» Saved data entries

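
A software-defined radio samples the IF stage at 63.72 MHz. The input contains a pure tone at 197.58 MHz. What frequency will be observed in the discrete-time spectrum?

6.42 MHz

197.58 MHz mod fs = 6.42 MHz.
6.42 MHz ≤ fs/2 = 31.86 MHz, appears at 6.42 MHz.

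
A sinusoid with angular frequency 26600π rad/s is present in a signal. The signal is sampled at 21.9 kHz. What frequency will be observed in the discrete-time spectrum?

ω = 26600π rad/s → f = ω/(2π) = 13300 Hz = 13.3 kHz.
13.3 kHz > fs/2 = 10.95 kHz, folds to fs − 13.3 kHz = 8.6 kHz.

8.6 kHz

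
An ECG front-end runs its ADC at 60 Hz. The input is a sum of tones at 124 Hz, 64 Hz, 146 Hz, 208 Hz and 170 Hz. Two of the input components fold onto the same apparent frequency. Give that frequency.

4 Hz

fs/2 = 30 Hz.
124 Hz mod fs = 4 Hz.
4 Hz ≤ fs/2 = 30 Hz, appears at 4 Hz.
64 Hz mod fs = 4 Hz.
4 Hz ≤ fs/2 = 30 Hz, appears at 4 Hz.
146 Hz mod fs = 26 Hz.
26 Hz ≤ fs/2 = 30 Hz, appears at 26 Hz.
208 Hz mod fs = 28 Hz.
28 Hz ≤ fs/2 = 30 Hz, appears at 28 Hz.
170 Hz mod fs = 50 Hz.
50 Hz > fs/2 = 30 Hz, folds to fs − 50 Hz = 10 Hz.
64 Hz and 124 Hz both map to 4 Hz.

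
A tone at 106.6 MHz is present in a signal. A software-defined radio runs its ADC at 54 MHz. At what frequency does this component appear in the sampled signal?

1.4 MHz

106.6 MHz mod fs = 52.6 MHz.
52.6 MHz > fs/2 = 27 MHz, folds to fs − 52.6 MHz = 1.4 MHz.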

» What you will do
Every record above must be repeated word for word.

» Written reply
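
A software-defined radio samples the IF stage at 63.72 MHz. The input contains a pure tone at 197.58 MHz. What frequency will be observed in the discrete-time spectrum?

6.42 MHz

197.58 MHz mod fs = 6.42 MHz.
6.42 MHz ≤ fs/2 = 31.86 MHz, appears at 6.42 MHz.

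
A sinusoid with angular frequency 26600π rad/s is present in a signal. The signal is sampled at 21.9 kHz. What frequency will be observed in the discrete-time spectrum?

ω = 26600π rad/s → f = ω/(2π) = 13300 Hz = 13.3 kHz.
13.3 kHz > fs/2 = 10.95 kHz, folds to fs − 13.3 kHz = 8.6 kHz.

8.6 kHz

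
An ECG front-end runs its ADC at 60 Hz. The input is a sum of tones at 124 Hz, 64 Hz, 146 Hz, 208 Hz and 170 Hz. Two of the input components fold onto the same apparent frequency. Give that frequency.

4 Hz

fs/2 = 30 Hz.
124 Hz mod fs = 4 Hz.
4 Hz ≤ fs/2 = 30 Hz, appears at 4 Hz.
64 Hz mod fs = 4 Hz.
4 Hz ≤ fs/2 = 30 Hz, appears at 4 Hz.
146 Hz mod fs = 26 Hz.
26 Hz ≤ fs/2 = 30 Hz, appears at 26 Hz.
208 Hz mod fs = 28 Hz.
28 Hz ≤ fs/2 = 30 Hz, appears at 28 Hz.
170 Hz mod fs = 50 Hz.
50 Hz > fs/2 = 30 Hz, folds to fs − 50 Hz = 10 Hz.
64 Hz and 124 Hz both map to 4 Hz.

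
A tone at 106.6 MHz is present in a signal. A software-defined radio runs its ADC at 54 MHz. At what frequency does this component appear in the sampled signal?

1.4 MHz

106.6 MHz mod fs = 52.6 MHz.
52.6 MHz > fs/2 = 27 MHz, folds to fs − 52.6 MHz = 1.4 MHz.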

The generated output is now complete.